## Task item:
Of all the lines below, return only those starting with the line holding "The repressor NolA" and going on through the line holding "WexS can bind", exactly as written.

## Data for processing:
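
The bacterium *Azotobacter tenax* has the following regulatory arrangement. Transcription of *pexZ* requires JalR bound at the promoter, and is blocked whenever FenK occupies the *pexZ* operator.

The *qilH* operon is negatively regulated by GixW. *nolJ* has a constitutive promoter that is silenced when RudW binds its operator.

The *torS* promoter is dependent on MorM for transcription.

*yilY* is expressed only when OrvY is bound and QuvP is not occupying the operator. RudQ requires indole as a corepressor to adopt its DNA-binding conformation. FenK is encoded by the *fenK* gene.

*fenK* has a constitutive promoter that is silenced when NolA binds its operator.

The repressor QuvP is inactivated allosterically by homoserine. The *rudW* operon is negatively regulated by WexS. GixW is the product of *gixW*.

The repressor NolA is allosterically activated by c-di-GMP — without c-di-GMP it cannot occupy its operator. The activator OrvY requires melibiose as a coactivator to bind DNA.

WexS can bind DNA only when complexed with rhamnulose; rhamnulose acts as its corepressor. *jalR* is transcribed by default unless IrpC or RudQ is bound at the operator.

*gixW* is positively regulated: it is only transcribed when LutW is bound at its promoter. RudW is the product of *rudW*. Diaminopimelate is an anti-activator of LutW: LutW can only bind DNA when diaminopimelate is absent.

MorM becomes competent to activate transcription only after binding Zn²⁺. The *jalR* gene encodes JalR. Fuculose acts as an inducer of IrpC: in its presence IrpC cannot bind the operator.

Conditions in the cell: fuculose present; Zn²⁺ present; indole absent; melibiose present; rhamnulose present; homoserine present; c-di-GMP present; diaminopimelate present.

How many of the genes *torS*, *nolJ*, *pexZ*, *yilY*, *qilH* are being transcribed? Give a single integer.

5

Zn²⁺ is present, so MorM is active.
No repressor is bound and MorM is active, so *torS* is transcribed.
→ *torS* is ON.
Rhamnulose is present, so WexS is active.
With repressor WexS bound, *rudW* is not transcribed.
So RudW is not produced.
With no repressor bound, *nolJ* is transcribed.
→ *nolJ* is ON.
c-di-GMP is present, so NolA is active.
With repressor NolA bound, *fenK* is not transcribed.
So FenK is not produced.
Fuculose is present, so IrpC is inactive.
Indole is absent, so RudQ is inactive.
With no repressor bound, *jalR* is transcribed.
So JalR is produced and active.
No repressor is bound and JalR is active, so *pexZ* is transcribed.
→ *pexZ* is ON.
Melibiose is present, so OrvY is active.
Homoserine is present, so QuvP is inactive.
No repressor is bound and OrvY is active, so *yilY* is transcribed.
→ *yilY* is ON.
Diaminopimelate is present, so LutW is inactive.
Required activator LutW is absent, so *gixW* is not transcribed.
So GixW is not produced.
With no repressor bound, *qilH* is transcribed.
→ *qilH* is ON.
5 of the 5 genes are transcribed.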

## Solution to the problem:
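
The repressor NolA is allosterically activated by c-di-GMP — without c-di-GMP it cannot occupy its operator. The activator OrvY requires melibiose as a coactivator to bind DNA.

WexS can bind DNA only when complexed with rhamnulose; rhamnulose acts as its corepressor. *jalR* is transcribed by default unless IrpC or RudQ is bound at the operator.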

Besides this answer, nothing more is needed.